Your assignment
Print the data in full, exactly as it reads.
-------- Supplied material
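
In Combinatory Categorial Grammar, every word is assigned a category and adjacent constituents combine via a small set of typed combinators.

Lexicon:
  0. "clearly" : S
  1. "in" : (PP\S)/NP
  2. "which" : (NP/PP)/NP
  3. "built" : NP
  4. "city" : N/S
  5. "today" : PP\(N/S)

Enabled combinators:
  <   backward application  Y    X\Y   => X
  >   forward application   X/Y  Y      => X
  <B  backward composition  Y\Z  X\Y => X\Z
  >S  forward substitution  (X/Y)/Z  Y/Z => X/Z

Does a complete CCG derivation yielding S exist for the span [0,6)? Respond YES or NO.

NO

S (PP\S)/NP (NP/PP)/NP NP N/S PP\(N/S)
CKY chart[0,6] = {PP}; S ∉ chart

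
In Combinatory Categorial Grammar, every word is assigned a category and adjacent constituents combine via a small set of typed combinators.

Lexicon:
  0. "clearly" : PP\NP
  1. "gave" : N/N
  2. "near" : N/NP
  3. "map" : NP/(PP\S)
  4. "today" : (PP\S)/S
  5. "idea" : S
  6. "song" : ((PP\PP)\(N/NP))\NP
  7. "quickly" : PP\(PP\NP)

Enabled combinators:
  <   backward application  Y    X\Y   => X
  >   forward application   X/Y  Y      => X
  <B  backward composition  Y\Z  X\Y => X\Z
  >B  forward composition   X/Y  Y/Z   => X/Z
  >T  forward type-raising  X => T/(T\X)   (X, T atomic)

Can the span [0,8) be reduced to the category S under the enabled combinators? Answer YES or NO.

PP\NP N/N N/NP NP/(PP\S) (PP\S)/S S ((PP\PP)\(N/NP))\NP PP\(PP\NP)
CKY chart[0,8] = {N/(N\PP), NP/(NP\PP), PP, PP/(PP\PP), S/(S\PP)}; S ∉ chart

NO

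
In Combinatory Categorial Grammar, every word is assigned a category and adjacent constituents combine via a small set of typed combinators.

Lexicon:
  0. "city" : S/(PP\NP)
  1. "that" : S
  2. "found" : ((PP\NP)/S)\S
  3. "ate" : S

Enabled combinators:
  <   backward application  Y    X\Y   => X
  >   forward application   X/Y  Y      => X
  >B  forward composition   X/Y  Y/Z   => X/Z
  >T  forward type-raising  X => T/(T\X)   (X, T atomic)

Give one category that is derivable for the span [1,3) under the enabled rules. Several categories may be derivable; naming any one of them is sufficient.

[0,4] S   >
  [0,1] "city" : S/(PP\NP)
  [1,4] PP\NP   >
    [1,3] (PP\NP)/S   <
      [1,2] "that" : S
      [2,3] "found" : ((PP\NP)/S)\S
    [3,4] "ate" : S

(PP\NP)/S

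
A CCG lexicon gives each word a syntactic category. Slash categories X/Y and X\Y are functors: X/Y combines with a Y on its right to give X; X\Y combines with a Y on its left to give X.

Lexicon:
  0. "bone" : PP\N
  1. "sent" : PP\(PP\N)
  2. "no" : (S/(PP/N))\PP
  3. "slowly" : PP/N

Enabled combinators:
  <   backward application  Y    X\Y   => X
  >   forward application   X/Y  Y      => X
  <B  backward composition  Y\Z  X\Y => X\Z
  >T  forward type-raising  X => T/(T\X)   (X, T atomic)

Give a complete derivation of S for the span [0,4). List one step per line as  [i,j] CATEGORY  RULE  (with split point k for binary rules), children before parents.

[0,1] PP\N  lex  "bone"
[1,2] PP\(PP\N)  lex  "sent"
[0,2] PP  <  k=1
[2,3] (S/(PP/N))\PP  lex  "no"
[0,3] S/(PP/N)  <  k=2
[3,4] PP/N  lex  "slowly"
[0,4] S  >  k=3

[0,4] S   >
  [0,3] S/(PP/N)   <
    [0,2] PP   <
      [0,1] "bone" : PP\N
      [1,2] "sent" : PP\(PP\N)
    [2,3] "no" : (S/(PP/N))\PP
  [3,4] "slowly" : PP/N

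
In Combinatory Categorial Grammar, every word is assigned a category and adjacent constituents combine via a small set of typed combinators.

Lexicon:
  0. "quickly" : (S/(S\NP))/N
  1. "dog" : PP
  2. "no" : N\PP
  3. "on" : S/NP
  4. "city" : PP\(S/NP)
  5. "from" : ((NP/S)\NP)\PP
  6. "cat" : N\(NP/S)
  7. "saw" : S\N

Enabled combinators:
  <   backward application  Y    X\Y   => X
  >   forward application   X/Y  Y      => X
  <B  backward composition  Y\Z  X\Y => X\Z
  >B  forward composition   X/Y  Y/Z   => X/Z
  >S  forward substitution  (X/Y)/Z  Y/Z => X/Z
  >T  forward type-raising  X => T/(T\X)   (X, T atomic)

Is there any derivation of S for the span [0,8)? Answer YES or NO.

[0,8] S   >
  [0,3] S/(S\NP)   >
    [0,1] "quickly" : (S/(S\NP))/N
    [1,3] N   <
      [1,2] "dog" : PP
      [2,3] "no" : N\PP
  [3,8] S\NP   <B
    [3,7] N\NP   <B
      [3,6] (NP/S)\NP   <
        [3,5] PP   <
          [3,4] "on" : S/NP
          [4,5] "city" : PP\(S/NP)
        [5,6] "from" : ((NP/S)\NP)\PP
      [6,7] "cat" : N\(NP/S)
    [7,8] "saw" : S\N

YES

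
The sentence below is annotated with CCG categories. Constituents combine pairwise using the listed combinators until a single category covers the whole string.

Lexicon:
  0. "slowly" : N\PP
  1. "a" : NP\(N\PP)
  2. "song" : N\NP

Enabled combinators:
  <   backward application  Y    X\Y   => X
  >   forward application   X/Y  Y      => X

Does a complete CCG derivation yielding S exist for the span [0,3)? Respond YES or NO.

N\PP NP\(N\PP) N\NP
CKY chart[0,3] = {N}; S ∉ chart

NO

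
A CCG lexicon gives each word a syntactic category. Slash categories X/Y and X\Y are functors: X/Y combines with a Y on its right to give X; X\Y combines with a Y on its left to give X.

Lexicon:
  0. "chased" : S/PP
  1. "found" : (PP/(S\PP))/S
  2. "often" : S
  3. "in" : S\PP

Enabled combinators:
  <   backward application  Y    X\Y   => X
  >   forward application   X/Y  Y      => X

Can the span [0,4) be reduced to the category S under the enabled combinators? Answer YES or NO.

[0,4] S   >
  [0,1] "chased" : S/PP
  [1,4] PP   >
    [1,3] PP/(S\PP)   >
      [1,2] "found" : (PP/(S\PP))/S
      [2,3] "often" : S
    [3,4] "in" : S\PP

YES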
----------------
Solution to this problem
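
In Combinatory Categorial Grammar, every word is assigned a category and adjacent constituents combine via a small set of typed combinators.

Lexicon:
  0. "clearly" : S
  1. "in" : (PP\S)/NP
  2. "which" : (NP/PP)/NP
  3. "built" : NP
  4. "city" : N/S
  5. "today" : PP\(N/S)

Enabled combinators:
  <   backward application  Y    X\Y   => X
  >   forward application   X/Y  Y      => X
  <B  backward composition  Y\Z  X\Y => X\Z
  >S  forward substitution  (X/Y)/Z  Y/Z => X/Z

Does a complete CCG derivation yielding S exist for the span [0,6)? Respond YES or NO.

NO

S (PP\S)/NP (NP/PP)/NP NP N/S PP\(N/S)
CKY chart[0,6] = {PP}; S ∉ chart

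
In Combinatory Categorial Grammar, every word is assigned a category and adjacent constituents combine via a small set of typed combinators.

Lexicon:
  0. "clearly" : PP\NP
  1. "gave" : N/N
  2. "near" : N/NP
  3. "map" : NP/(PP\S)
  4. "today" : (PP\S)/S
  5. "idea" : S
  6. "song" : ((PP\PP)\(N/NP))\NP
  7. "quickly" : PP\(PP\NP)

Enabled combinators:
  <   backward application  Y    X\Y   => X
  >   forward application   X/Y  Y      => X
  <B  backward composition  Y\Z  X\Y => X\Z
  >B  forward composition   X/Y  Y/Z   => X/Z
  >T  forward type-raising  X => T/(T\X)   (X, T atomic)

Can the span [0,8) be reduced to the category S under the enabled combinators? Answer YES or NO.

PP\NP N/N N/NP NP/(PP\S) (PP\S)/S S ((PP\PP)\(N/NP))\NP PP\(PP\NP)
CKY chart[0,8] = {N/(N\PP), NP/(NP\PP), PP, PP/(PP\PP), S/(S\PP)}; S ∉ chart

NO

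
In Combinatory Categorial Grammar, every word is assigned a category and adjacent constituents combine via a small set of typed combinators.

Lexicon:
  0. "city" : S/(PP\NP)
  1. "that" : S
  2. "found" : ((PP\NP)/S)\S
  3. "ate" : S

Enabled combinators:
  <   backward application  Y    X\Y   => X
  >   forward application   X/Y  Y      => X
  >B  forward composition   X/Y  Y/Z   => X/Z
  >T  forward type-raising  X => T/(T\X)   (X, T atomic)

Give one category that is derivable for the span [1,3) under the enabled rules. Several categories may be derivable; naming any one of them is sufficient.

[0,4] S   >
  [0,1] "city" : S/(PP\NP)
  [1,4] PP\NP   >
    [1,3] (PP\NP)/S   <
      [1,2] "that" : S
      [2,3] "found" : ((PP\NP)/S)\S
    [3,4] "ate" : S

(PP\NP)/S

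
A CCG lexicon gives each word a syntactic category. Slash categories X/Y and X\Y are functors: X/Y combines with a Y on its right to give X; X\Y combines with a Y on its left to give X.

Lexicon:
  0. "bone" : PP\N
  1. "sent" : PP\(PP\N)
  2. "no" : (S/(PP/N))\PP
  3. "slowly" : PP/N

Enabled combinators:
  <   backward application  Y    X\Y   => X
  >   forward application   X/Y  Y      => X
  <B  backward composition  Y\Z  X\Y => X\Z
  >T  forward type-raising  X => T/(T\X)   (X, T atomic)

Give a complete derivation of S for the span [0,4). List one step per line as  [i,j] CATEGORY  RULE  (with split point k for binary rules), children before parents.

[0,1] PP\N  lex  "bone"
[1,2] PP\(PP\N)  lex  "sent"
[0,2] PP  <  k=1
[2,3] (S/(PP/N))\PP  lex  "no"
[0,3] S/(PP/N)  <  k=2
[3,4] PP/N  lex  "slowly"
[0,4] S  >  k=3

[0,4] S   >
  [0,3] S/(PP/N)   <
    [0,2] PP   <
      [0,1] "bone" : PP\N
      [1,2] "sent" : PP\(PP\N)
    [2,3] "no" : (S/(PP/N))\PP
  [3,4] "slowly" : PP/N

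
In Combinatory Categorial Grammar, every word is assigned a category and adjacent constituents combine via a small set of typed combinators.

Lexicon:
  0. "quickly" : (S/(S\NP))/N
  1. "dog" : PP
  2. "no" : N\PP
  3. "on" : S/NP
  4. "city" : PP\(S/NP)
  5. "from" : ((NP/S)\NP)\PP
  6. "cat" : N\(NP/S)
  7. "saw" : S\N

Enabled combinators:
  <   backward application  Y    X\Y   => X
  >   forward application   X/Y  Y      => X
  <B  backward composition  Y\Z  X\Y => X\Z
  >B  forward composition   X/Y  Y/Z   => X/Z
  >S  forward substitution  (X/Y)/Z  Y/Z => X/Z
  >T  forward type-raising  X => T/(T\X)   (X, T atomic)

Is there any derivation of S for the span [0,8)? Answer YES or NO.

[0,8] S   >
  [0,3] S/(S\NP)   >
    [0,1] "quickly" : (S/(S\NP))/N
    [1,3] N   <
      [1,2] "dog" : PP
      [2,3] "no" : N\PP
  [3,8] S\NP   <B
    [3,7] N\NP   <B
      [3,6] (NP/S)\NP   <
        [3,5] PP   <
          [3,4] "on" : S/NP
          [4,5] "city" : PP\(S/NP)
        [5,6] "from" : ((NP/S)\NP)\PP
      [6,7] "cat" : N\(NP/S)
    [7,8] "saw" : S\N

YES

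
The sentence below is annotated with CCG categories. Constituents combine pairwise using the listed combinators until a single category covers the whole string.

Lexicon:
  0. "slowly" : N\PP
  1. "a" : NP\(N\PP)
  2. "song" : N\NP

Enabled combinators:
  <   backward application  Y    X\Y   => X
  >   forward application   X/Y  Y      => X

Does a complete CCG derivation yielding S exist for the span [0,3)? Respond YES or NO.

N\PP NP\(N\PP) N\NP
CKY chart[0,3] = {N}; S ∉ chart

NO

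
A CCG lexicon gives each word a syntactic category. Slash categories X/Y and X\Y are functors: X/Y combines with a Y on its right to give X; X\Y combines with a Y on its left to give X.

Lexicon:
  0. "chased" : S/PP
  1. "found" : (PP/(S\PP))/S
  2. "often" : S
  3. "in" : S\PP

Enabled combinators:
  <   backward application  Y    X\Y   => X
  >   forward application   X/Y  Y      => X

Can the span [0,4) be reduced to the category S under the enabled combinators? Answer YES or NO.

[0,4] S   >
  [0,1] "chased" : S/PP
  [1,4] PP   >
    [1,3] PP/(S\PP)   >
      [1,2] "found" : (PP/(S\PP))/S
      [2,3] "often" : S
    [3,4] "in" : S\PP

YES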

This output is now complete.